▶ WHAT TO WORK ON:
Show all lines from the records below in which the string "volumes" is present.

=-=-=-=-=

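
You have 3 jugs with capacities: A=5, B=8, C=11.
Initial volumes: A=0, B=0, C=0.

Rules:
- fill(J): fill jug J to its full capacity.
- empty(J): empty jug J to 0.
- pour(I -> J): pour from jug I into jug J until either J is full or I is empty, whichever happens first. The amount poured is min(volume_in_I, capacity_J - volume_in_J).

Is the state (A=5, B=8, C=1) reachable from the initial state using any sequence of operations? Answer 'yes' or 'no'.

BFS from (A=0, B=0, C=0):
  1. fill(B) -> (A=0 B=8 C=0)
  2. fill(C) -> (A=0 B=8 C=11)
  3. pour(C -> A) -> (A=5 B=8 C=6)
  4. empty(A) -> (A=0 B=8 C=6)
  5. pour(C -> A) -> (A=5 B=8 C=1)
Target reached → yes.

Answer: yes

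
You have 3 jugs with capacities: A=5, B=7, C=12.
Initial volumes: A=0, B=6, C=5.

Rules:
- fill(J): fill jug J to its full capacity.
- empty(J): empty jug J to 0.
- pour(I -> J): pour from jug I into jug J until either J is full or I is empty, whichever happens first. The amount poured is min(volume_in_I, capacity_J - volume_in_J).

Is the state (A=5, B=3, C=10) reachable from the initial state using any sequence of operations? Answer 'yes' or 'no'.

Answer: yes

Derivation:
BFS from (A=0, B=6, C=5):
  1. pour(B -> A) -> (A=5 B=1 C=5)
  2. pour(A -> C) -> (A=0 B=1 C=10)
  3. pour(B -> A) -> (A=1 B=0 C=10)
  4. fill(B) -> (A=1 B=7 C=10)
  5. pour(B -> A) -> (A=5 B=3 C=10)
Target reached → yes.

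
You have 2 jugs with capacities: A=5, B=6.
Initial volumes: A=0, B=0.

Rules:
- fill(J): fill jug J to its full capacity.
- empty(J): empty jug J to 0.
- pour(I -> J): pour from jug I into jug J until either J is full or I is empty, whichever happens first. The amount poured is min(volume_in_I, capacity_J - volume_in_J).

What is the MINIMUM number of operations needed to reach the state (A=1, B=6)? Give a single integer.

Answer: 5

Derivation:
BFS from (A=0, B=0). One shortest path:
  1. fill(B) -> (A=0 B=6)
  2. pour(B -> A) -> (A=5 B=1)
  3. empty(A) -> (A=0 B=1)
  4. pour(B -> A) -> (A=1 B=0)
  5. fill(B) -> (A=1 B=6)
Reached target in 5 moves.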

=-=-=-=-=

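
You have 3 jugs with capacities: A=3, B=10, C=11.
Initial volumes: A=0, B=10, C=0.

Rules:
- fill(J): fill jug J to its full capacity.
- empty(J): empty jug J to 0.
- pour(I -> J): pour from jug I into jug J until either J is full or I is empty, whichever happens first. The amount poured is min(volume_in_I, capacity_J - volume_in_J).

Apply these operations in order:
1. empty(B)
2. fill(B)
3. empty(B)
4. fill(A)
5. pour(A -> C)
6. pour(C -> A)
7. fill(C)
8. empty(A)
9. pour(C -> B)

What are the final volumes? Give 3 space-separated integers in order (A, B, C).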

=-=-=-=-=

▶ PROBLEM SOLUTION:
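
Initial volumes: A=0, B=0, C=0.
Initial volumes: A=0, B=6, C=5.
Initial volumes: A=0, B=0.
Initial volumes: A=0, B=10, C=0.
What are the final volumes? Give 3 space-separated integers in order (A, B, C).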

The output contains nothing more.